> Materials provided
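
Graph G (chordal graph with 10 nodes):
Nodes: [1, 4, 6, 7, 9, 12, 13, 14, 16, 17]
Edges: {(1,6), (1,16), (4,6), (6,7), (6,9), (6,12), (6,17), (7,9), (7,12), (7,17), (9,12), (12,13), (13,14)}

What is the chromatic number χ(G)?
Clique number ω(G) = 4 (lower bound: χ ≥ ω).
The clique on [6, 7, 9, 12] has size 4, forcing χ ≥ 4, and the coloring below uses 4 colors, so χ(G) = 4.
A valid 4-coloring: color 1: [6, 13, 16]; color 2: [1, 4, 7, 14]; color 3: [12, 17]; color 4: [9].

χ(G) = 4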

> Work task
When you answer, repeat each entry exactly as it appears above.

> Written answer
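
Graph G (chordal graph with 10 nodes):
Nodes: [1, 4, 6, 7, 9, 12, 13, 14, 16, 17]
Edges: {(1,6), (1,16), (4,6), (6,7), (6,9), (6,12), (6,17), (7,9), (7,12), (7,17), (9,12), (12,13), (13,14)}

What is the chromatic number χ(G)?
Clique number ω(G) = 4 (lower bound: χ ≥ ω).
The clique on [6, 7, 9, 12] has size 4, forcing χ ≥ 4, and the coloring below uses 4 colors, so χ(G) = 4.
A valid 4-coloring: color 1: [6, 13, 16]; color 2: [1, 4, 7, 14]; color 3: [12, 17]; color 4: [9].

χ(G) = 4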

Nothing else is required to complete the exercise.